=== Begin Enclosure ===

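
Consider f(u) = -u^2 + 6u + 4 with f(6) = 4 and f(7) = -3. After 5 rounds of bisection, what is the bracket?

[6.59375, 6.625]

f(6.5) = 0.75 > 0, so the root lies in [6.5, 7]
f(6.75) = -1.0625 < 0, so the root lies in [6.5, 6.75]
f(6.625) = -0.140625 < 0, so the root lies in [6.5, 6.625]
f(6.5625) = 0.3086 > 0, so the root lies in [6.5625, 6.625]
f(6.59375) = 0.085 > 0, so the root lies in [6.59375, 6.625]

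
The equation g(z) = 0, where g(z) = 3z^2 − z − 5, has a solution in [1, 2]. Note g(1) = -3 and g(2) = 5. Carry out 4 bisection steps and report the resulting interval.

[1.4375, 1.5]

g(1.5) = 0.25 > 0, so the root lies in [1, 1.5]
g(1.25) = -1.5625 < 0, so the root lies in [1.25, 1.5]
g(1.375) = -0.703125 < 0, so the root lies in [1.375, 1.5]
g(1.4375) = -0.2383 < 0, so the root lies in [1.4375, 1.5]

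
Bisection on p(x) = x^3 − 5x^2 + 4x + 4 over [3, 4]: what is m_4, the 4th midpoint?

x = 3.5 gives p = -0.375, negative; keep [3.5, 4]
x = 3.75 gives p = 1.421875, positive; keep [3.5, 3.75]
x = 3.625 gives p = 0.431641, positive; keep [3.5, 3.625]
x = 3.5625 gives p = 0.0061, positive; keep [3.5, 3.5625]

3.5625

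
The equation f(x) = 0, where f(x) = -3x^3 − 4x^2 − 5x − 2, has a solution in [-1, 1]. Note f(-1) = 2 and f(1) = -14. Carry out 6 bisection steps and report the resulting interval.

[-0.5625, -0.53125]

x = 0 gives f = -2, negative; keep [-1, 0]
x = -0.5 gives f = -0.125, negative; keep [-1, -0.5]
x = -0.75 gives f = 0.765625, positive; keep [-0.75, -0.5]
x = -0.625 gives f = 0.2949, positive; keep [-0.625, -0.5]
x = -0.5625 gives f = 0.0808, positive; keep [-0.5625, -0.5]
x = -0.53125 gives f = -0.0229, negative; keep [-0.5625, -0.53125]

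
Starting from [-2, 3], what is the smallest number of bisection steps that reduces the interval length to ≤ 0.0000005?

Width after n steps is 5/2^n. Need 2^n ≥ 5/0.0000005 = 10000000.
2^23 = 8388608 < 10000000 ≤ 2^24 = 16777216, so n = 24.

24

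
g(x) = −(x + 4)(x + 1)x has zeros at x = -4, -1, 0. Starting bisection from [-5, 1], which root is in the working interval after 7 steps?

g(-2) = -4 < 0, so the root lies in [-5, -2]
g(-3.5) = -4.375 < 0, so the root lies in [-5, -3.5]
g(-4.25) = 3.453125 > 0, so the root lies in [-4.25, -3.5]
g(-3.875) = -1.3926 < 0, so the root lies in [-4.25, -3.875]
g(-4.0625) = 0.7776 > 0, so the root lies in [-4.0625, -3.875]
g(-3.96875) = -0.3682 < 0, so the root lies in [-4.0625, -3.96875]
g(-4.015625) = 0.1892 > 0, so the root lies in [-4.015625, -3.96875]

-4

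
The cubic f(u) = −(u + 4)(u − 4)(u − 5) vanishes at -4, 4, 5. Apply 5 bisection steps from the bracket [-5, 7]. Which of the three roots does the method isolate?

-4

midpoint 1: f = -60 < 0 → [-5, 1]
midpoint -2: f = -84 < 0 → [-5, -2]
midpoint -3.5: f = -31.875 < 0 → [-5, -3.5]
midpoint -4.25: f = 19.0781 > 0 → [-4.25, -3.5]
midpoint -3.875: f = -8.7363 < 0 → [-4.25, -3.875]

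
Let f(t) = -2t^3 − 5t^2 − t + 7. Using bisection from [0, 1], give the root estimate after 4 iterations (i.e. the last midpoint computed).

f(0.5) = 5 > 0, so the root lies in [0.5, 1]
f(0.75) = 2.59375 > 0, so the root lies in [0.75, 1]
f(0.875) = 0.957031 > 0, so the root lies in [0.875, 1]
f(0.9375) = 0.02 > 0, so the root lies in [0.9375, 1]

0.9375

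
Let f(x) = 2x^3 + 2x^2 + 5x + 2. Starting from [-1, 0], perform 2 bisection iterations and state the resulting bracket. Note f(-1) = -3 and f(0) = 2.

f(-0.5) = -0.25 < 0, so the root lies in [-0.5, 0]
f(-0.25) = 0.84375 > 0, so the root lies in [-0.5, -0.25]

[-0.5, -0.25]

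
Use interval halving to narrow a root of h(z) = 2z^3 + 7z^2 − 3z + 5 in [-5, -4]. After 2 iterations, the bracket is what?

h(-4.5) = -22 < 0, so the root lies in [-4.5, -4]
h(-4.25) = -9.34375 < 0, so the root lies in [-4.25, -4]

[-4.25, -4]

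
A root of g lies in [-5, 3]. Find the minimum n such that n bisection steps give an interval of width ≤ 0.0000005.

Width after n steps is 8/2^n. Need 2^n ≥ 8/0.0000005 = 16000000.
2^23 = 8388608 < 16000000 ≤ 2^24 = 16777216, so n = 24.

24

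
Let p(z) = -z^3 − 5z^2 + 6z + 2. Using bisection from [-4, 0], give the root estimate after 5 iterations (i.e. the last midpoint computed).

-0.375

p(-2) = -22 < 0, so the root lies in [-2, 0]
p(-1) = -8 < 0, so the root lies in [-1, 0]
p(-0.5) = -2.125 < 0, so the root lies in [-0.5, 0]
p(-0.25) = 0.2031 > 0, so the root lies in [-0.5, -0.25]
p(-0.375) = -0.9004 < 0, so the root lies in [-0.375, -0.25]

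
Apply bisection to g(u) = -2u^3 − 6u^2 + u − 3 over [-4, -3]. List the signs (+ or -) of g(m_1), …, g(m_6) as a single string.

+-++-+

midpoint -3.5: g = 5.75 > 0 → [-3.5, -3]
midpoint -3.25: g = -0.96875 < 0 → [-3.5, -3.25]
midpoint -3.375: g = 2.167969 > 0 → [-3.375, -3.25]
midpoint -3.3125: g = 0.5454 > 0 → [-3.3125, -3.25]
midpoint -3.28125: g = -0.225 < 0 → [-3.3125, -3.28125]
midpoint -3.296875: g = 0.1568 > 0 → [-3.296875, -3.28125]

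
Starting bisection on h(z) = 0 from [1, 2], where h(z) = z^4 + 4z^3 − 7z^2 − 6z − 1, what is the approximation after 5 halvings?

z = 1.5 gives h = -7.1875, negative; keep [1.5, 2]
z = 1.75 gives h = -2.121094, negative; keep [1.75, 2]
z = 1.875 gives h = 1.867432, positive; keep [1.75, 1.875]
z = 1.8125 gives h = -0.2615, negative; keep [1.8125, 1.875]
z = 1.84375 gives h = 0.7683, positive; keep [1.8125, 1.84375]

1.84375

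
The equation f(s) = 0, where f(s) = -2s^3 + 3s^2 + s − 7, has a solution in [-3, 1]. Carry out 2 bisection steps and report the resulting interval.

[-2, -1]

f(-1) = -3 < 0, so the root lies in [-3, -1]
f(-2) = 19 > 0, so the root lies in [-2, -1]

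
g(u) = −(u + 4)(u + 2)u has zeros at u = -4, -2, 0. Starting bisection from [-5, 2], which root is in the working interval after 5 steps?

0

m = -1.5, g(m) = 1.875 (+); new bracket [-1.5, 2]
m = 0.25, g(m) = -2.390625 (−); new bracket [-1.5, 0.25]
m = -0.625, g(m) = 2.900391 (+); new bracket [-0.625, 0.25]
m = -0.1875, g(m) = 1.2957 (+); new bracket [-0.1875, 0.25]
m = 0.03125, g(m) = -0.2559 (−); new bracket [-0.1875, 0.03125]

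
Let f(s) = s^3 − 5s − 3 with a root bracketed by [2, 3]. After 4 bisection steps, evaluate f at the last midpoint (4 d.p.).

-0.7053

s = 2.5 gives f = 0.125, positive; keep [2, 2.5]
s = 2.25 gives f = -2.859375, negative; keep [2.25, 2.5]
s = 2.375 gives f = -1.478516, negative; keep [2.375, 2.5]
s = 2.4375 gives f = -0.7053, negative; keep [2.4375, 2.5]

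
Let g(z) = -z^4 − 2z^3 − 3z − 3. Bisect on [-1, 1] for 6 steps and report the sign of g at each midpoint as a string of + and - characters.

---++-

g(0) = -3 < 0, so the root lies in [-1, 0]
g(-0.5) = -1.3125 < 0, so the root lies in [-1, -0.5]
g(-0.75) = -0.222656 < 0, so the root lies in [-1, -0.75]
g(-0.875) = 0.3787 > 0, so the root lies in [-0.875, -0.75]
g(-0.8125) = 0.0744 > 0, so the root lies in [-0.8125, -0.75]
g(-0.78125) = -0.0751 < 0, so the root lies in [-0.8125, -0.78125]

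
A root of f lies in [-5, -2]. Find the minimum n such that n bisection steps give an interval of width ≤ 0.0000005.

23

Width after n steps is 3/2^n. Need 2^n ≥ 3/0.0000005 = 6000000.
2^22 = 4194304 < 6000000 ≤ 2^23 = 8388608, so n = 23.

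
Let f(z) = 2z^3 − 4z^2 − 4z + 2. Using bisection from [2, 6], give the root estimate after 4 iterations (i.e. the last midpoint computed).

2.75

f(4) = 50 > 0, so the root lies in [2, 4]
f(3) = 8 > 0, so the root lies in [2, 3]
f(2.5) = -1.75 < 0, so the root lies in [2.5, 3]
f(2.75) = 2.3438 > 0, so the root lies in [2.5, 2.75]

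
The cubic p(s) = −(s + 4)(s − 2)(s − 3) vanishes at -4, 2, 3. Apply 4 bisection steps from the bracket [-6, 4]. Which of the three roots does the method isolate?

-4

midpoint -1: p = -36 < 0 → [-6, -1]
midpoint -3.5: p = -17.875 < 0 → [-6, -3.5]
midpoint -4.75: p = 39.234375 > 0 → [-4.75, -3.5]
midpoint -4.125: p = 5.4551 > 0 → [-4.125, -3.5]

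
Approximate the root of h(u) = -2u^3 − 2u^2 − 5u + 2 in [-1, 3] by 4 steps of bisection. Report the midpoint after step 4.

0.25

u = 1 gives h = -7, negative; keep [-1, 1]
u = 0 gives h = 2, positive; keep [0, 1]
u = 0.5 gives h = -1.25, negative; keep [0, 0.5]
u = 0.25 gives h = 0.5938, positive; keep [0.25, 0.5]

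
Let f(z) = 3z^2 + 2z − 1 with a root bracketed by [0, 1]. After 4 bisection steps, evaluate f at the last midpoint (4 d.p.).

m = 0.5, f(m) = 0.75 (+); new bracket [0, 0.5]
m = 0.25, f(m) = -0.3125 (−); new bracket [0.25, 0.5]
m = 0.375, f(m) = 0.171875 (+); new bracket [0.25, 0.375]
m = 0.3125, f(m) = -0.082 (−); new bracket [0.3125, 0.375]

-0.0820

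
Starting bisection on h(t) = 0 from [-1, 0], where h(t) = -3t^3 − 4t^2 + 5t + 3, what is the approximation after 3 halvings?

midpoint -0.5: h = -0.125 < 0 → [-0.5, 0]
midpoint -0.25: h = 1.546875 > 0 → [-0.5, -0.25]
midpoint -0.375: h = 0.720703 > 0 → [-0.5, -0.375]

-0.375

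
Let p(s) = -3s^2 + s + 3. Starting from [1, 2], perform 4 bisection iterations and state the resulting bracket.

[1.125, 1.1875]

s = 1.5 gives p = -2.25, negative; keep [1, 1.5]
s = 1.25 gives p = -0.4375, negative; keep [1, 1.25]
s = 1.125 gives p = 0.328125, positive; keep [1.125, 1.25]
s = 1.1875 gives p = -0.043, negative; keep [1.125, 1.1875]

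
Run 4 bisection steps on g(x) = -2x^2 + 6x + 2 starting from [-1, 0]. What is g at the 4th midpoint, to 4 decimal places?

-0.0703

x = -0.5 gives g = -1.5, negative; keep [-0.5, 0]
x = -0.25 gives g = 0.375, positive; keep [-0.5, -0.25]
x = -0.375 gives g = -0.53125, negative; keep [-0.375, -0.25]
x = -0.3125 gives g = -0.0703, negative; keep [-0.3125, -0.25]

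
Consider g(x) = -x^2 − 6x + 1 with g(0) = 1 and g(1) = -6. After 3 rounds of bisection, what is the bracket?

midpoint 0.5: g = -2.25 < 0 → [0, 0.5]
midpoint 0.25: g = -0.5625 < 0 → [0, 0.25]
midpoint 0.125: g = 0.234375 > 0 → [0.125, 0.25]

[0.125, 0.25]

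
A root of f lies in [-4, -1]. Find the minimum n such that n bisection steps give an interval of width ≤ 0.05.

6

Width after n steps is 3/2^n. Need 2^n ≥ 3/0.05 = 60.
2^5 = 32 < 60 ≤ 2^6 = 64, so n = 6.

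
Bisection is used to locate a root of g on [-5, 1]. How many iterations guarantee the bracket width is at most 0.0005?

14

Width after n steps is 6/2^n. Need 2^n ≥ 6/0.0005 = 12000.
2^13 = 8192 < 12000 ≤ 2^14 = 16384, so n = 14.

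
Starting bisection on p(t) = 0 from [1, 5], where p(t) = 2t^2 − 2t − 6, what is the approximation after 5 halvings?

2.375

m = 3, p(m) = 6 (+); new bracket [1, 3]
m = 2, p(m) = -2 (−); new bracket [2, 3]
m = 2.5, p(m) = 1.5 (+); new bracket [2, 2.5]
m = 2.25, p(m) = -0.375 (−); new bracket [2.25, 2.5]
m = 2.375, p(m) = 0.5312 (+); new bracket [2.25, 2.375]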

=== End Enclosure ===

Precisely the line with "Bisection is used" and the lines after it, up to the last line of the entries above, are to be reproduced, and nothing more.

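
Bisection is used to locate a root of g on [-5, 1]. How many iterations guarantee the bracket width is at most 0.0005?

14

Width after n steps is 6/2^n. Need 2^n ≥ 6/0.0005 = 12000.
2^13 = 8192 < 12000 ≤ 2^14 = 16384, so n = 14.

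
Starting bisection on p(t) = 0 from [1, 5], where p(t) = 2t^2 − 2t − 6, what is the approximation after 5 halvings?

2.375

m = 3, p(m) = 6 (+); new bracket [1, 3]
m = 2, p(m) = -2 (−); new bracket [2, 3]
m = 2.5, p(m) = 1.5 (+); new bracket [2, 2.5]
m = 2.25, p(m) = -0.375 (−); new bracket [2.25, 2.5]
m = 2.375, p(m) = 0.5312 (+); new bracket [2.25, 2.375]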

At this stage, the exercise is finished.